Stored data
- Opening Delimiter -

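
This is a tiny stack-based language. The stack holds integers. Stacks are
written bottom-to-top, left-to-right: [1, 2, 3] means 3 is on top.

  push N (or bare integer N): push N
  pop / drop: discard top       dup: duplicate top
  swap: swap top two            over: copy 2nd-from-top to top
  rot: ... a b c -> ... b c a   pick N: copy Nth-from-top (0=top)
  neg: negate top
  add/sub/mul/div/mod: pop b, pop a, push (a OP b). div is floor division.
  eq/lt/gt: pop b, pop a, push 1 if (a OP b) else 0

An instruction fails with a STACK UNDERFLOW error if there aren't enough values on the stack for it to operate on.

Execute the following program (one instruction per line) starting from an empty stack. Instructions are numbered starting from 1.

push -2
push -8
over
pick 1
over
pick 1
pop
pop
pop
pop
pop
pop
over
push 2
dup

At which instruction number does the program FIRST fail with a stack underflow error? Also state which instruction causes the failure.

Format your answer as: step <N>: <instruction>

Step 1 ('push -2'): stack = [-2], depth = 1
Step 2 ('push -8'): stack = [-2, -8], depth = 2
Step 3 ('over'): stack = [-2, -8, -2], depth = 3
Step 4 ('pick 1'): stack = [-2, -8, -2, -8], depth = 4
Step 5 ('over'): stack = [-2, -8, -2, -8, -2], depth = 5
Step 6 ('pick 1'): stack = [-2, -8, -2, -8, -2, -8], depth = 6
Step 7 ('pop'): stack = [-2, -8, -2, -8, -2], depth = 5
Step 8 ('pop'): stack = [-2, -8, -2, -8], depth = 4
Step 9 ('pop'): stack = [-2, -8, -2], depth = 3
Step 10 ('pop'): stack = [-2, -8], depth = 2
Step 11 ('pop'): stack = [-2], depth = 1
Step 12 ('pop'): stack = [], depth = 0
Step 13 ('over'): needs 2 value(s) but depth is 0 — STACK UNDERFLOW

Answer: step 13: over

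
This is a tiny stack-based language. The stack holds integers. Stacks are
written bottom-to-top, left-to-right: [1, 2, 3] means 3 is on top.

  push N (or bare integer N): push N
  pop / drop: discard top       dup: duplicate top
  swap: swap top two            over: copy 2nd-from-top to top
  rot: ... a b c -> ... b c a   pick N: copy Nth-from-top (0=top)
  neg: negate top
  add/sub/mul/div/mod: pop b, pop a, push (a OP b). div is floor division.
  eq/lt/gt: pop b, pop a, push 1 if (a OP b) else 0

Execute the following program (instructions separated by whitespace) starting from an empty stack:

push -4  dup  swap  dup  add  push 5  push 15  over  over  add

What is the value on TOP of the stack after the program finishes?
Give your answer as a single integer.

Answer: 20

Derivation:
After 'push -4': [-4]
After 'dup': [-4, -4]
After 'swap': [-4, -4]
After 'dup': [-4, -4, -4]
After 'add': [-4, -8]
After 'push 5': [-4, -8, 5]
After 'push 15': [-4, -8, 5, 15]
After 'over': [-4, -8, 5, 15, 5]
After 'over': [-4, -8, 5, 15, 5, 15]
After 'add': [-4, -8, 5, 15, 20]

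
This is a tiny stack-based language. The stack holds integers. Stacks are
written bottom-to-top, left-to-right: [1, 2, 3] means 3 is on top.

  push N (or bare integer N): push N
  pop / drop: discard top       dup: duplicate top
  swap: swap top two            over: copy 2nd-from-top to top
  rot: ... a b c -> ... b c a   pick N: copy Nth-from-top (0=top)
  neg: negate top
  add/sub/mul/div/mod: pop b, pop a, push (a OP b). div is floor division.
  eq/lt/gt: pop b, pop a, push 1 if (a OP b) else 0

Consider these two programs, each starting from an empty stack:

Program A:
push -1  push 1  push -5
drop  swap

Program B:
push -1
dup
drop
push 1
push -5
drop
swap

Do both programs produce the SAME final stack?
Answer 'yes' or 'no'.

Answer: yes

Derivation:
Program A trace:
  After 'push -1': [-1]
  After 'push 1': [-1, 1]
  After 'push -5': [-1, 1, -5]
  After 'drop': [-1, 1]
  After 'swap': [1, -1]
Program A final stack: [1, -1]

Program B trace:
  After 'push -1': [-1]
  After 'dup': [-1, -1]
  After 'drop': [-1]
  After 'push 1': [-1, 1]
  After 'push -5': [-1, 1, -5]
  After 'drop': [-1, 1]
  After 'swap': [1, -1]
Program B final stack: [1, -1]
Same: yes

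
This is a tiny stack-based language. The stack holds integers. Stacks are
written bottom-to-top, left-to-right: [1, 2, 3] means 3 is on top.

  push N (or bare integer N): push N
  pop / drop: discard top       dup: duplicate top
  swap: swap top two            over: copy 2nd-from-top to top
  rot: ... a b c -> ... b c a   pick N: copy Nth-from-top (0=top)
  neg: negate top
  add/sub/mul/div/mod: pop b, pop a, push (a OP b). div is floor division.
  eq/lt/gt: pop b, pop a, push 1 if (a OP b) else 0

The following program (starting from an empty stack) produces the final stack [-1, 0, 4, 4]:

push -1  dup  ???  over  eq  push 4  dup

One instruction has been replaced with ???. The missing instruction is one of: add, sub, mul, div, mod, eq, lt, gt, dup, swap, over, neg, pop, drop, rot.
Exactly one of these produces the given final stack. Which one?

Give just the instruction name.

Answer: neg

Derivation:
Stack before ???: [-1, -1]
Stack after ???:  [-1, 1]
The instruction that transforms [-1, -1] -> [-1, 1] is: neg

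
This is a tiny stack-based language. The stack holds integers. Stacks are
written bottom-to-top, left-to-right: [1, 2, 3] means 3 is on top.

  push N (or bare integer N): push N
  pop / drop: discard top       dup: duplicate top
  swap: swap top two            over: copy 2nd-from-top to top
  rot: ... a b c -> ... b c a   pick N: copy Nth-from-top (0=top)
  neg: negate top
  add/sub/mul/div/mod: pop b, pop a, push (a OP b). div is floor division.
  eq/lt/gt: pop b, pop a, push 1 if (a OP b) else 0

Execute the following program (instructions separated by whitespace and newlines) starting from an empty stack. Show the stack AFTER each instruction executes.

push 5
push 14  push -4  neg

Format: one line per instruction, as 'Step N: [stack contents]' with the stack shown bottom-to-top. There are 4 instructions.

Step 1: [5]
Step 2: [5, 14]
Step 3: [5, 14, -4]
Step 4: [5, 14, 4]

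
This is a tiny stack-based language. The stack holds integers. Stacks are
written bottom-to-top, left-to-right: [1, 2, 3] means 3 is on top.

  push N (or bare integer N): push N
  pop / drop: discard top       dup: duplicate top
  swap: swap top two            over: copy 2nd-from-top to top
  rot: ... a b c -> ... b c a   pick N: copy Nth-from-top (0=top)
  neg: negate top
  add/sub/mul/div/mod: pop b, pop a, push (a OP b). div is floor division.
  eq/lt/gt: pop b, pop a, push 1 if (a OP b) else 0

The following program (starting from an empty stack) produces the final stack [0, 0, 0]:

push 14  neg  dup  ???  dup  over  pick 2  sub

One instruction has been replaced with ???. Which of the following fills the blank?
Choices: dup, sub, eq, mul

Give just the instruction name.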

- Closing Delimiter -

- **Exercise directions**: Determine how many lines above hold the word "following", then give only that number.

- **Solution for this problem**: 6